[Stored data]
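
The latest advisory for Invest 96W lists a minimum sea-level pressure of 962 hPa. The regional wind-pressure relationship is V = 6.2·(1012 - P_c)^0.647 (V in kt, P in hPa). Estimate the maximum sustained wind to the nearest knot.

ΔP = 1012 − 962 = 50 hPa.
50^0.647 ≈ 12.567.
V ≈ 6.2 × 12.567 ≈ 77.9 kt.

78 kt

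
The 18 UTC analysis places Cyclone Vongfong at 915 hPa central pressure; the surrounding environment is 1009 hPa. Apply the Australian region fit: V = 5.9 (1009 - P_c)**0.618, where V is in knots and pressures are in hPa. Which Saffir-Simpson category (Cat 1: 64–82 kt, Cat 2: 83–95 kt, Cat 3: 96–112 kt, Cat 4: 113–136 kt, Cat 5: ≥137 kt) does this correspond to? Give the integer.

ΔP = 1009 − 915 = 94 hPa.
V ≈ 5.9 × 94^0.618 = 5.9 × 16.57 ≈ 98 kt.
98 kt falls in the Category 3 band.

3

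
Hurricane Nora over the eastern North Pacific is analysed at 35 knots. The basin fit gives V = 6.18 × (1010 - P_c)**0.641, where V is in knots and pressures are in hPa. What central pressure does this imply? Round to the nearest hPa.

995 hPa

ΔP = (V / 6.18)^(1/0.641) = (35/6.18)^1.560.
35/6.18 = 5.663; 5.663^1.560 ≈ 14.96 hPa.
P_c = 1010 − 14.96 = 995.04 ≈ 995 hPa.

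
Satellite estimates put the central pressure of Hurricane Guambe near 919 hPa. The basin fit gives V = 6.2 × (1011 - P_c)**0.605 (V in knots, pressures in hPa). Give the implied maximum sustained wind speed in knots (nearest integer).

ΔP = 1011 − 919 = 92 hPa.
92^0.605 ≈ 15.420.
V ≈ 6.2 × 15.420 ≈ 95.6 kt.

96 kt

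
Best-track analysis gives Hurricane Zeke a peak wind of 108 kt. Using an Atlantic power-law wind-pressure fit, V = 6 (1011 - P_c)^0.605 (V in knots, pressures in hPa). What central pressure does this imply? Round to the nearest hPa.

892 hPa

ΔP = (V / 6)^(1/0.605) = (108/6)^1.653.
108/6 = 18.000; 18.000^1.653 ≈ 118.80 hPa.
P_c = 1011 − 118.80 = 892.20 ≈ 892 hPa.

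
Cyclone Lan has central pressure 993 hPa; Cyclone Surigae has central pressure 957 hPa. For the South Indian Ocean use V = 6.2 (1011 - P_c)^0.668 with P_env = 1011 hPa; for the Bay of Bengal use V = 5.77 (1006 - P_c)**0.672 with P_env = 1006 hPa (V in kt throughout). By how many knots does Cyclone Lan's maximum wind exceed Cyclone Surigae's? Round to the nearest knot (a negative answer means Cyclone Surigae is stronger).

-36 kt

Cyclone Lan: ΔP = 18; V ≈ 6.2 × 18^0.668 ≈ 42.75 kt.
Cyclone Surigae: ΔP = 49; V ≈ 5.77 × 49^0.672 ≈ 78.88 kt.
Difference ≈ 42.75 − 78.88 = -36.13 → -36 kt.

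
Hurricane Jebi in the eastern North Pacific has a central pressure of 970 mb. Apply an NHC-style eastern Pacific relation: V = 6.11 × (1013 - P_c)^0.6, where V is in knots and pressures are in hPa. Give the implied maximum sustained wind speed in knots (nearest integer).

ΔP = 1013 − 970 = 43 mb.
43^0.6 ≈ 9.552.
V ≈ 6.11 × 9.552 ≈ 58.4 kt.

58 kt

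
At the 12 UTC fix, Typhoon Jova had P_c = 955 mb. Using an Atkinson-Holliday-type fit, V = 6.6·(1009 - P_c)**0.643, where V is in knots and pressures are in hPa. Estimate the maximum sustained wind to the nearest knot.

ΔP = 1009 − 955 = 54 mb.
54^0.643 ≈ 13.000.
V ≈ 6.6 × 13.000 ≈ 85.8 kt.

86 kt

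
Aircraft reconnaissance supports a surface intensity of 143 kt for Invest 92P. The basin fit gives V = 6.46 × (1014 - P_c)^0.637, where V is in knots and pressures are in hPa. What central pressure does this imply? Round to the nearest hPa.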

What you have to do -
Each record above is to be printed again exactly as written.

Solution -
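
The latest advisory for Invest 96W lists a minimum sea-level pressure of 962 hPa. The regional wind-pressure relationship is V = 6.2·(1012 - P_c)^0.647 (V in kt, P in hPa). Estimate the maximum sustained wind to the nearest knot.

ΔP = 1012 − 962 = 50 hPa.
50^0.647 ≈ 12.567.
V ≈ 6.2 × 12.567 ≈ 77.9 kt.

78 kt

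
The 18 UTC analysis places Cyclone Vongfong at 915 hPa central pressure; the surrounding environment is 1009 hPa. Apply the Australian region fit: V = 5.9 (1009 - P_c)**0.618, where V is in knots and pressures are in hPa. Which Saffir-Simpson category (Cat 1: 64–82 kt, Cat 2: 83–95 kt, Cat 3: 96–112 kt, Cat 4: 113–136 kt, Cat 5: ≥137 kt) does this correspond to? Give the integer.

ΔP = 1009 − 915 = 94 hPa.
V ≈ 5.9 × 94^0.618 = 5.9 × 16.57 ≈ 98 kt.
98 kt falls in the Category 3 band.

3

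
Hurricane Nora over the eastern North Pacific is analysed at 35 knots. The basin fit gives V = 6.18 × (1010 - P_c)**0.641, where V is in knots and pressures are in hPa. What central pressure does this imply? Round to the nearest hPa.

995 hPa

ΔP = (V / 6.18)^(1/0.641) = (35/6.18)^1.560.
35/6.18 = 5.663; 5.663^1.560 ≈ 14.96 hPa.
P_c = 1010 − 14.96 = 995.04 ≈ 995 hPa.

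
Satellite estimates put the central pressure of Hurricane Guambe near 919 hPa. The basin fit gives V = 6.2 × (1011 - P_c)**0.605 (V in knots, pressures in hPa). Give the implied maximum sustained wind speed in knots (nearest integer).

ΔP = 1011 − 919 = 92 hPa.
92^0.605 ≈ 15.420.
V ≈ 6.2 × 15.420 ≈ 95.6 kt.

96 kt

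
Best-track analysis gives Hurricane Zeke a peak wind of 108 kt. Using an Atlantic power-law wind-pressure fit, V = 6 (1011 - P_c)^0.605 (V in knots, pressures in hPa). What central pressure does this imply? Round to the nearest hPa.

892 hPa

ΔP = (V / 6)^(1/0.605) = (108/6)^1.653.
108/6 = 18.000; 18.000^1.653 ≈ 118.80 hPa.
P_c = 1011 − 118.80 = 892.20 ≈ 892 hPa.

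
Cyclone Lan has central pressure 993 hPa; Cyclone Surigae has central pressure 957 hPa. For the South Indian Ocean use V = 6.2 (1011 - P_c)^0.668 with P_env = 1011 hPa; for the Bay of Bengal use V = 5.77 (1006 - P_c)**0.672 with P_env = 1006 hPa (V in kt throughout). By how many knots does Cyclone Lan's maximum wind exceed Cyclone Surigae's? Round to the nearest knot (a negative answer means Cyclone Surigae is stronger).

-36 kt

Cyclone Lan: ΔP = 18; V ≈ 6.2 × 18^0.668 ≈ 42.75 kt.
Cyclone Surigae: ΔP = 49; V ≈ 5.77 × 49^0.672 ≈ 78.88 kt.
Difference ≈ 42.75 − 78.88 = -36.13 → -36 kt.

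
Hurricane Jebi in the eastern North Pacific has a central pressure of 970 mb. Apply an NHC-style eastern Pacific relation: V = 6.11 × (1013 - P_c)^0.6, where V is in knots and pressures are in hPa. Give the implied maximum sustained wind speed in knots (nearest integer).

ΔP = 1013 − 970 = 43 mb.
43^0.6 ≈ 9.552.
V ≈ 6.11 × 9.552 ≈ 58.4 kt.

58 kt

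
At the 12 UTC fix, Typhoon Jova had P_c = 955 mb. Using an Atkinson-Holliday-type fit, V = 6.6·(1009 - P_c)**0.643, where V is in knots and pressures are in hPa. Estimate the maximum sustained wind to the nearest knot.

ΔP = 1009 − 955 = 54 mb.
54^0.643 ≈ 13.000.
V ≈ 6.6 × 13.000 ≈ 85.8 kt.

86 kt

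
Aircraft reconnaissance supports a surface intensity of 143 kt for Invest 92P. The basin fit gives V = 6.46 × (1014 - P_c)^0.637, where V is in knots and pressures are in hPa. What central pressure does this imply? Round to the nearest hPa.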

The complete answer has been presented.